Could you reproduce the lines below from the one with "Consider 3 candidate" through the one with "Demand points: A"? Keep both ends and add nothing.

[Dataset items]
────
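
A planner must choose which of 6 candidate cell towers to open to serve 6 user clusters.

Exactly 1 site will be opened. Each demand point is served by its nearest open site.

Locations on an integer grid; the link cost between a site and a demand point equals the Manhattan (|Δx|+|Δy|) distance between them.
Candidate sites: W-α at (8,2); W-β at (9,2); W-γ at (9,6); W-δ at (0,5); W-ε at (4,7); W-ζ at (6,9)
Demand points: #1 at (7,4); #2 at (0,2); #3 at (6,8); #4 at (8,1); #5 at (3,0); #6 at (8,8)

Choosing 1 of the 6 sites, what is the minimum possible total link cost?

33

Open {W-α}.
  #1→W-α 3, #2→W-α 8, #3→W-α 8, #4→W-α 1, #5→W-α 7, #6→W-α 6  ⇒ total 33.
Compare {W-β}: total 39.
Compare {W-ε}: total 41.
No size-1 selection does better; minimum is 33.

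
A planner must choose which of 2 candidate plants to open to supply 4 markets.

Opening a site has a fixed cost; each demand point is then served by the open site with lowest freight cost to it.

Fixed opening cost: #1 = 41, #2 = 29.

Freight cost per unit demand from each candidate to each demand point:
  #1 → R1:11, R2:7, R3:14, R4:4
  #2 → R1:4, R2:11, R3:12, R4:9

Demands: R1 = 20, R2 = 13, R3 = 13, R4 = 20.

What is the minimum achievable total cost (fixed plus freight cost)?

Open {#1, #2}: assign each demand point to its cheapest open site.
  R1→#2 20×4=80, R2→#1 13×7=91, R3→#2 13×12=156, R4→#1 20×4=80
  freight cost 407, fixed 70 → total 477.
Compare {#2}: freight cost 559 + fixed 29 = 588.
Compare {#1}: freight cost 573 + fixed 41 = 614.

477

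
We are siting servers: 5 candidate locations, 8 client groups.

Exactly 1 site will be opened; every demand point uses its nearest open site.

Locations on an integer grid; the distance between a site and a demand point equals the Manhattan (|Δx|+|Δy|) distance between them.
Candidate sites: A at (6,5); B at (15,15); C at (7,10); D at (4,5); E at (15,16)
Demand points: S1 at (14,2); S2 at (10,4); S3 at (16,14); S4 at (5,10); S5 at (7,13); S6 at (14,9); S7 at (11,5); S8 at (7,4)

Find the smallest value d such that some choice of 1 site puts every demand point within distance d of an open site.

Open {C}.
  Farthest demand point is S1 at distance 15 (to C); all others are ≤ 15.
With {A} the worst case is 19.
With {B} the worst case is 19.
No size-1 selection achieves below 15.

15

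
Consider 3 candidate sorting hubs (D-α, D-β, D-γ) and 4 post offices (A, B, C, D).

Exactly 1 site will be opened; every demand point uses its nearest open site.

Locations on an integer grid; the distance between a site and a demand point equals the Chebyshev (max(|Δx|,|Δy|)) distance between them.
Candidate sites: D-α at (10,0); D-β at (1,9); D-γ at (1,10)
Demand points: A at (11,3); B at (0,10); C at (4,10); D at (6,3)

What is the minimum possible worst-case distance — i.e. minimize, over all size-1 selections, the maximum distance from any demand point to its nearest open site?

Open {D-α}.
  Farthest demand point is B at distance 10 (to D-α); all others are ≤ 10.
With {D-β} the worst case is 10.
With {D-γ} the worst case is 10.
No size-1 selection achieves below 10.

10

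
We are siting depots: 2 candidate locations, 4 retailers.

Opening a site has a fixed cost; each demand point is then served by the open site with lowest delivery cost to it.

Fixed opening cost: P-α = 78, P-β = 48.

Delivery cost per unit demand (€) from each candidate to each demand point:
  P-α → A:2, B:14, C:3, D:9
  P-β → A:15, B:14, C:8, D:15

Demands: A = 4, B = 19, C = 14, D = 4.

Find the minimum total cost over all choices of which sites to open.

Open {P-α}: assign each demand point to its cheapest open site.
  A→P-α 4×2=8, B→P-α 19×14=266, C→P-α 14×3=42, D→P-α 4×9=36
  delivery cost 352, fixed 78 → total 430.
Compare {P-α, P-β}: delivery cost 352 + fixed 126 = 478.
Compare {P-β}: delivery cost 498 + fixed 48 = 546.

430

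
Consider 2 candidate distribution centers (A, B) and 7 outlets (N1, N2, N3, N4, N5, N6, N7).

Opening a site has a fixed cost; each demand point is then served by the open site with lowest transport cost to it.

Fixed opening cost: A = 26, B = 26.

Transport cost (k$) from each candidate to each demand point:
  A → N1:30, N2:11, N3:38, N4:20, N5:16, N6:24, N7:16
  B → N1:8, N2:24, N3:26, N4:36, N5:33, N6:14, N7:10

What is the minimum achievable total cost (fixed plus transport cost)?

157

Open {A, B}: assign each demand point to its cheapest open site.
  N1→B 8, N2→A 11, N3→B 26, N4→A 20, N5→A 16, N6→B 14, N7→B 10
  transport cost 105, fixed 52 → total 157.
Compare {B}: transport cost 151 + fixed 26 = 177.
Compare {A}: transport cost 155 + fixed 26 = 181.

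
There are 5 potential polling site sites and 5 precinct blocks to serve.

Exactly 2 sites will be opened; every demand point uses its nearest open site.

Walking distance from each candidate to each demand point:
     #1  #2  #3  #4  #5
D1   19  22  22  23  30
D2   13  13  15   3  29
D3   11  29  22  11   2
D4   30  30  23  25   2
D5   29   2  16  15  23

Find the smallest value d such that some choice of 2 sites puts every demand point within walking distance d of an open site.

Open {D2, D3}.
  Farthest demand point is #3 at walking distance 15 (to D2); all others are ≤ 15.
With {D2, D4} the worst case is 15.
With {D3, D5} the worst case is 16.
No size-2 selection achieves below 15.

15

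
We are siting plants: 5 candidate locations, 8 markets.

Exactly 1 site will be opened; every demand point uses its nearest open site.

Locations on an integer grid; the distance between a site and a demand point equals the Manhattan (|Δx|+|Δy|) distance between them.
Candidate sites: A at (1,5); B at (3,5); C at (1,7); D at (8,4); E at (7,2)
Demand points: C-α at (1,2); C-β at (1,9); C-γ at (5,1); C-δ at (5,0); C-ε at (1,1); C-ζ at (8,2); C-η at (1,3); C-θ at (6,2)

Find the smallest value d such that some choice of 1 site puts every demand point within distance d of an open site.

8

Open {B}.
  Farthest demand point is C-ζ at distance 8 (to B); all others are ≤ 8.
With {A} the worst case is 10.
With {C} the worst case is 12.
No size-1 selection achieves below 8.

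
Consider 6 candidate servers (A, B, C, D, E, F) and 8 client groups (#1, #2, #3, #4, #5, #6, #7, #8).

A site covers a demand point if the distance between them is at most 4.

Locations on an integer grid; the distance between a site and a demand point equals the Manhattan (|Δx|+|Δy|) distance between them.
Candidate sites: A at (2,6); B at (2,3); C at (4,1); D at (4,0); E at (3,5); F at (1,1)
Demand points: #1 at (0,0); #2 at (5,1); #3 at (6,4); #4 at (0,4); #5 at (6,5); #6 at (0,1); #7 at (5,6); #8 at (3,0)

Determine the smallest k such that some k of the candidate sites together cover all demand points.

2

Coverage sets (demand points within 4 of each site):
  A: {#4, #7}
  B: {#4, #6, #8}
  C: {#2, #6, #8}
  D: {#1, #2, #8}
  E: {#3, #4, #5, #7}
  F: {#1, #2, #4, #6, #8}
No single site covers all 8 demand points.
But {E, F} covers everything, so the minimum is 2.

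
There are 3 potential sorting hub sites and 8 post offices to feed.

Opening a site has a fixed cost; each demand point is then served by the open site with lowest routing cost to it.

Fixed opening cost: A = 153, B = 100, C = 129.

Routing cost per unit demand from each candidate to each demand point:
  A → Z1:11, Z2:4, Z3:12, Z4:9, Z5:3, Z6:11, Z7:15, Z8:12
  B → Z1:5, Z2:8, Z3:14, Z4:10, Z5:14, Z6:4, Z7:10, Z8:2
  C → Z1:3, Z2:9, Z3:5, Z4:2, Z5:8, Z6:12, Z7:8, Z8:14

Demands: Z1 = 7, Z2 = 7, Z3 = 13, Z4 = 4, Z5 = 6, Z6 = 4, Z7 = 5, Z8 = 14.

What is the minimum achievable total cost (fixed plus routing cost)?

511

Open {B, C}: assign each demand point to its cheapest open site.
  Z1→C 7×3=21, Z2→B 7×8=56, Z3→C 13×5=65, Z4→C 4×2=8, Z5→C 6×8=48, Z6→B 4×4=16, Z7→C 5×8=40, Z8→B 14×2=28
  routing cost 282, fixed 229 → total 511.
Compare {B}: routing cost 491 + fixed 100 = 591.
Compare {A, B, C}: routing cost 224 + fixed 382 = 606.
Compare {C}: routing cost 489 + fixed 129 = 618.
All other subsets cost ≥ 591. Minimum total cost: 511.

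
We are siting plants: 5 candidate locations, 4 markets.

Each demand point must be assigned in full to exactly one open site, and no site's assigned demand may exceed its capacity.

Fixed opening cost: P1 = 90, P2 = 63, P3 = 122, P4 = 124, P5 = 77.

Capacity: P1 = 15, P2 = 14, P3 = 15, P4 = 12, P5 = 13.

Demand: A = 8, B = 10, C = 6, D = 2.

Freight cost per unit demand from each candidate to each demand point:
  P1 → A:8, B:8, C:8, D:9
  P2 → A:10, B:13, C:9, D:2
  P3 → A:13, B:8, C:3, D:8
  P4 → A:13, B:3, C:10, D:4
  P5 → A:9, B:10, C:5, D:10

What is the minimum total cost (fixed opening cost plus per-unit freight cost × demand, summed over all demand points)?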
────
RESPONSE BELOW
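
Consider 3 candidate sorting hubs (D-α, D-β, D-γ) and 4 post offices (A, B, C, D).

Exactly 1 site will be opened; every demand point uses its nearest open site.

Locations on an integer grid; the distance between a site and a demand point equals the Chebyshev (max(|Δx|,|Δy|)) distance between them.
Candidate sites: D-α at (10,0); D-β at (1,9); D-γ at (1,10)
Demand points: A at (11,3); B at (0,10); C at (4,10); D at (6,3)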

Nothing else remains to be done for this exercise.